● **Problem details**: In the material below, identify each line bearing the word "means". Reproduce those lines.

** The data follows **

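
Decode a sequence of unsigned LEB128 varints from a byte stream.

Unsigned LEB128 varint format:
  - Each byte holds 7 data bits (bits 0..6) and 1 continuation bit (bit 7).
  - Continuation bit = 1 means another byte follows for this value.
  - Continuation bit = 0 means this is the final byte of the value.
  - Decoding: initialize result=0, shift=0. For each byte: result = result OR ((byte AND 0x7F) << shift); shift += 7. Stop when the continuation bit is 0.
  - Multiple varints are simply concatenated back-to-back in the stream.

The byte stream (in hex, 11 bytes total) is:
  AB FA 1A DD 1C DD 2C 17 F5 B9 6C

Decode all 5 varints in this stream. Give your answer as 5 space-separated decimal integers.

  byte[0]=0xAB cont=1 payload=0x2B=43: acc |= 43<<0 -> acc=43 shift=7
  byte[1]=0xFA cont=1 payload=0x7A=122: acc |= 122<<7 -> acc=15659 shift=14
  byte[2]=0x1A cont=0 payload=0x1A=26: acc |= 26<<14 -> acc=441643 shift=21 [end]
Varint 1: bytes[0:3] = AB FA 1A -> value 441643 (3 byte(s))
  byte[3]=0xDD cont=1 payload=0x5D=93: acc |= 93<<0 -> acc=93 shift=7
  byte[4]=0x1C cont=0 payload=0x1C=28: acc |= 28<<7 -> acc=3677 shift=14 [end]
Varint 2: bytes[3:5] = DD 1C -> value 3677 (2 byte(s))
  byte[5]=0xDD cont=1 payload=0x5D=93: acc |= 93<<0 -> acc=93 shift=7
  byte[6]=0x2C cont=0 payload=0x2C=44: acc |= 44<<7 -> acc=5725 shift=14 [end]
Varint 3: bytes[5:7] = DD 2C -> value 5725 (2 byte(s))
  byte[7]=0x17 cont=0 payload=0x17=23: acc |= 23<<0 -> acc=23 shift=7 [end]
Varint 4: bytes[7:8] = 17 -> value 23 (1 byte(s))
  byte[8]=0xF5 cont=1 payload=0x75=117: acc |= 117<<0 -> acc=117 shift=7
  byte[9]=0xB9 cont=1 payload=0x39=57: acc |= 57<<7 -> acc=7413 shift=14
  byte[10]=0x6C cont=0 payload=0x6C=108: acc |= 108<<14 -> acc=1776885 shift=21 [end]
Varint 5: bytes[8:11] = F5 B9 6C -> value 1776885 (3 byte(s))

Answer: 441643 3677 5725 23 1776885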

** End of The data **

● **Task answer**:
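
  - Continuation bit = 1 means another byte follows for this value.
  - Continuation bit = 0 means this is the final byte of the value.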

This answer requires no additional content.